* **THE PROBLEM**: Search term "Unit": copy each line of the data containing it.

----------------

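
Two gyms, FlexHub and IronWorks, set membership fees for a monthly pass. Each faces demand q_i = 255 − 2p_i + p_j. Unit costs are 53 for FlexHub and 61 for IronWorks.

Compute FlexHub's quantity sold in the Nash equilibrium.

136.8

FlexHub's profit: π = (p_{FlexHub} − 53)(255 − 2p_{FlexHub} + p_{IronWorks}).
∂π/∂p_{FlexHub} = 361 − 4p_{FlexHub} + p_{IronWorks} = 0 ⇒ p_{FlexHub} = 90.25 + 0.25p_{IronWorks}.
Similarly p_{IronWorks} = 94.25 + 0.25p_{FlexHub}.
Plugging p_{IronWorks} into FlexHub's best response: p_{FlexHub} = 90.25 + 0.25(94.25 + 0.25p_{FlexHub}) ⇒ 0.9375p_{FlexHub} = 113.8125, so p_{FlexHub} = 121.4.
Then p_{IronWorks} = 94.25 + 0.25·121.4 = 124.6.
q_{FlexHub} = 255 − 2·121.4 + 124.6 = 136.8.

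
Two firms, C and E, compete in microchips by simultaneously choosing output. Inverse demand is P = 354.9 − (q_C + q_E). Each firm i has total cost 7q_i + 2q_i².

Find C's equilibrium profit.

7410.27

Firm C's profit: π = q_C(354.9 − (q_C + q_E)) − 7q_C − 2q_C².
∂π/∂q_C = 347.9 − 6q_C − q_E = 0, so q_C = 3479/60 − (1/6)q_E.
By symmetry q_E = q_C; substituting into the reaction function, (7/6)q_C = 3479/60 and q_C = 49.7.
Price P = 354.9 − 99.4 = 255.5.
C's profit: (255.5 − 7)·49.7 − 2(49.7)² = 7410.27.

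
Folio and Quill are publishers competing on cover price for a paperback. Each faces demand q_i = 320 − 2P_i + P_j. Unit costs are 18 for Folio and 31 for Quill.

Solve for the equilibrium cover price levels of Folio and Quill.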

----------------

* **COMPLETED TASK**:
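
Two gyms, FlexHub and IronWorks, set membership fees for a monthly pass. Each faces demand q_i = 255 − 2p_i + p_j. Unit costs are 53 for FlexHub and 61 for IronWorks.
Folio and Quill are publishers competing on cover price for a paperback. Each faces demand q_i = 320 − 2P_i + P_j. Unit costs are 18 for Folio and 31 for Quill.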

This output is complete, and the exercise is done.